-- PROVIDED INFORMATION follows --
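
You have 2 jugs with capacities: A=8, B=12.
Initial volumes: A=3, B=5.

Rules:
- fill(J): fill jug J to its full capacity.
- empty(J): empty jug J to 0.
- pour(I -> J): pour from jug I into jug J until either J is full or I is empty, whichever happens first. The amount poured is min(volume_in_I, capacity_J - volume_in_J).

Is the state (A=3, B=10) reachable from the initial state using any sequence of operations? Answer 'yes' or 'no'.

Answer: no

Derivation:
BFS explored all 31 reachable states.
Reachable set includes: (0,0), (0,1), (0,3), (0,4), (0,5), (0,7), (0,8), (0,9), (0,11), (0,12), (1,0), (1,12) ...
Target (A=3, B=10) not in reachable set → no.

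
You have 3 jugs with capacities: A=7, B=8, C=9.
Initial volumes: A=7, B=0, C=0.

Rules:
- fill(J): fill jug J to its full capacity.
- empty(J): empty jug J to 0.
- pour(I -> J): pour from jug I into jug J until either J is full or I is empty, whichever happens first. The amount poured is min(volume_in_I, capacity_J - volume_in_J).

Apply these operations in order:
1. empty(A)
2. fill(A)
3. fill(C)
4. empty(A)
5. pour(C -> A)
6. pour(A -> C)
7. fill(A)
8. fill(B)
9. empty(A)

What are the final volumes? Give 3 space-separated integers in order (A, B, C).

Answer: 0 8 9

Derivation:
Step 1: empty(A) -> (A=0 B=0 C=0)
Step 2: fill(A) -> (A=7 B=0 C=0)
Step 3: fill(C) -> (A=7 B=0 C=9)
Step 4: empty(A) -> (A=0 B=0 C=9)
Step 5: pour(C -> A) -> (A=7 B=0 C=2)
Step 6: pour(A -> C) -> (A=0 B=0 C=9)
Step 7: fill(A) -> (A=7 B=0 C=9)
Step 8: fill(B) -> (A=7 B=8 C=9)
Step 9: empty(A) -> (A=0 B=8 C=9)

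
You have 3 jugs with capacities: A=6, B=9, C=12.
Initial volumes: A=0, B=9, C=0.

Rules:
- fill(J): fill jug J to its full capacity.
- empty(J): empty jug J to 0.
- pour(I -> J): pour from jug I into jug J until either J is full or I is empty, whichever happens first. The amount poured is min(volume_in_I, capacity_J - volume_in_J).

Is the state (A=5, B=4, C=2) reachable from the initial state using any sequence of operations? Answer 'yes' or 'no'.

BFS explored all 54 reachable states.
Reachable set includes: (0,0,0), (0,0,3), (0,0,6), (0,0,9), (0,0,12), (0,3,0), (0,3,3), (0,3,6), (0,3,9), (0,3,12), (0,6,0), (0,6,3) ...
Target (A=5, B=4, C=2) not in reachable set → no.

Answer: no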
-- PROVIDED INFORMATION concluded --
-- PROVIDED INFORMATION follows --
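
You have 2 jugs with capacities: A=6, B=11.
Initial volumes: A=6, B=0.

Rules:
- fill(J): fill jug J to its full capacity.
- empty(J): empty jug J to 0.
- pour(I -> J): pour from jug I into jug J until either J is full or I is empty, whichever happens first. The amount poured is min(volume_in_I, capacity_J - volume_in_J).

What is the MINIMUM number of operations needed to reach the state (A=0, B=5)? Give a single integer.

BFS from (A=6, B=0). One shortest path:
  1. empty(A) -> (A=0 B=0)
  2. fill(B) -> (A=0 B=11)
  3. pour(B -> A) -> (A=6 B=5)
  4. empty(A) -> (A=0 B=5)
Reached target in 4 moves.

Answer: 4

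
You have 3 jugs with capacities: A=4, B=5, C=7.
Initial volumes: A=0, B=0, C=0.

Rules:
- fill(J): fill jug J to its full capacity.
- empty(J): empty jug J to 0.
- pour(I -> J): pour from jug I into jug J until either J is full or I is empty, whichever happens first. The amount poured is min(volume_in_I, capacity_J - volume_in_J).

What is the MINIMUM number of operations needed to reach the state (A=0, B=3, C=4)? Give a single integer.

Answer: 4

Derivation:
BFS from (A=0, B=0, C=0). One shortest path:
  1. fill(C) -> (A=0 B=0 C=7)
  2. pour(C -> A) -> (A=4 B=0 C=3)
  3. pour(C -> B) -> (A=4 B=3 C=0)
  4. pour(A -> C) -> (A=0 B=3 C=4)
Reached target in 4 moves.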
-- PROVIDED INFORMATION concluded --
## TASK INSTRUCTIONS
What is needed is every line from the data above that includes the string "have", copied out.

## THE COMPLETED TASK
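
You have 2 jugs with capacities: A=8, B=12.
You have 3 jugs with capacities: A=7, B=8, C=9.
You have 3 jugs with capacities: A=6, B=9, C=12.
You have 2 jugs with capacities: A=6, B=11.
You have 3 jugs with capacities: A=4, B=5, C=7.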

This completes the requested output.